- [DATA FOR ANALYSIS]
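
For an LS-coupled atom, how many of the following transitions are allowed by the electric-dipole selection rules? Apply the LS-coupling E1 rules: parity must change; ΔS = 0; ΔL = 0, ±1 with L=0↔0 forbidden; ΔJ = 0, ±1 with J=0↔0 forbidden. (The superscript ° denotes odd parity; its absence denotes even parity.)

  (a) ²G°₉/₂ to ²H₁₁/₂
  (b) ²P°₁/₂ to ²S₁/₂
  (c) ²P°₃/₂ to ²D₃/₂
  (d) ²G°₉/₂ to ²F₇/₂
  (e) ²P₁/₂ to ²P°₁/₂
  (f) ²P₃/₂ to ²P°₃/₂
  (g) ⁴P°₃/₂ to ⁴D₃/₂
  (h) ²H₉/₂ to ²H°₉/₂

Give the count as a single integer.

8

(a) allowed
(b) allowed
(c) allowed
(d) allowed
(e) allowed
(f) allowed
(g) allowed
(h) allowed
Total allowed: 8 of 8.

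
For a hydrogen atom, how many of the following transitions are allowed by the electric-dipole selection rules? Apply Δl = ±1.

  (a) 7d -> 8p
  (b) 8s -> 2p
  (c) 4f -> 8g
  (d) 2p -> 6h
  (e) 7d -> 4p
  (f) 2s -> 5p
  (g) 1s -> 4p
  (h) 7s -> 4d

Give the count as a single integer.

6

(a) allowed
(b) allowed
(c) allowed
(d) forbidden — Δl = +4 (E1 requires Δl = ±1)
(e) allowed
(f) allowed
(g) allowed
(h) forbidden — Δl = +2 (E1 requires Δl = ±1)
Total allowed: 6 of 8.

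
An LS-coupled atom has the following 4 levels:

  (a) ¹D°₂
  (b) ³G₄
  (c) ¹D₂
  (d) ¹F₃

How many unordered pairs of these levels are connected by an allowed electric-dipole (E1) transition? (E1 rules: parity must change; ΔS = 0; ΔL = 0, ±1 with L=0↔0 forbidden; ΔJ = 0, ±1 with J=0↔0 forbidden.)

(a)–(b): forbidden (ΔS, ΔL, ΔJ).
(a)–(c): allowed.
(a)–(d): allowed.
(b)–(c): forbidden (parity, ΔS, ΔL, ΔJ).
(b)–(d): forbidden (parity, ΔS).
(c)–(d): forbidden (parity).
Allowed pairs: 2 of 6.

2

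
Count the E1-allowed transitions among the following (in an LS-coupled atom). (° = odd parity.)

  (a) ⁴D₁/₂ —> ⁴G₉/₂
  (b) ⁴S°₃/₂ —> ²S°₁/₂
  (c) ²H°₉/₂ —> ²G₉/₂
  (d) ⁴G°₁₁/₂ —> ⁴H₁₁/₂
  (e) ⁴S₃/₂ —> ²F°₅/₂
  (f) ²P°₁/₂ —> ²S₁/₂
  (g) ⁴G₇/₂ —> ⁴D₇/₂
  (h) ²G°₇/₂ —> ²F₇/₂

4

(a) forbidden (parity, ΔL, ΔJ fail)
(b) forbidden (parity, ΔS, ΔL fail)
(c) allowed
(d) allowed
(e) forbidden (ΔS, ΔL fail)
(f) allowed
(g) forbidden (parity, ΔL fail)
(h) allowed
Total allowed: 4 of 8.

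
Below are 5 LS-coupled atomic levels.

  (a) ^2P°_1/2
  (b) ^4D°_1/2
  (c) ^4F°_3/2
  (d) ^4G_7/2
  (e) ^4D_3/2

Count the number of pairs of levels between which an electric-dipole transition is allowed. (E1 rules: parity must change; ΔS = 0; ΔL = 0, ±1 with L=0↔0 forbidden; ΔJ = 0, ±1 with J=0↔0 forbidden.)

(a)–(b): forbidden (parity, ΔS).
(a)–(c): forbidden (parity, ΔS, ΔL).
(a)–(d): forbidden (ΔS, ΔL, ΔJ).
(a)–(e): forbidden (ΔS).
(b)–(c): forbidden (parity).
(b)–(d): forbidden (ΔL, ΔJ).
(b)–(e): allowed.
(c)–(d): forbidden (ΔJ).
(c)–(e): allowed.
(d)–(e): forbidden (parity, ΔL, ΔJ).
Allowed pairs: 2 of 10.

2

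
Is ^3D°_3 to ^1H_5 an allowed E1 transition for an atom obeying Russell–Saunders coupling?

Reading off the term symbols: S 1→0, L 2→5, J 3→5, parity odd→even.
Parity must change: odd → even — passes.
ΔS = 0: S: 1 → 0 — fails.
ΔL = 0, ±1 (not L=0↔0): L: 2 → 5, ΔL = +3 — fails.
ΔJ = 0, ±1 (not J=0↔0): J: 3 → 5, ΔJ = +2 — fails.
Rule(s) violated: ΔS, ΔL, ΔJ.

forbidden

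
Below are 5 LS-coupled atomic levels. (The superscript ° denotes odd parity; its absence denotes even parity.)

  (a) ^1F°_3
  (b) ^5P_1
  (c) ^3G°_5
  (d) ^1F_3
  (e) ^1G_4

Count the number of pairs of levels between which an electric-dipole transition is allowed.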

- [TASK DESCRIPTION] Scan the lines above for the word "superscript" and copy every one where it occurs.

- [ANSWER AREA]
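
For an LS-coupled atom, how many of the following transitions are allowed by the electric-dipole selection rules? Apply the LS-coupling E1 rules: parity must change; ΔS = 0; ΔL = 0, ±1 with L=0↔0 forbidden; ΔJ = 0, ±1 with J=0↔0 forbidden. (The superscript ° denotes odd parity; its absence denotes even parity.)
Below are 5 LS-coupled atomic levels. (The superscript ° denotes odd parity; its absence denotes even parity.)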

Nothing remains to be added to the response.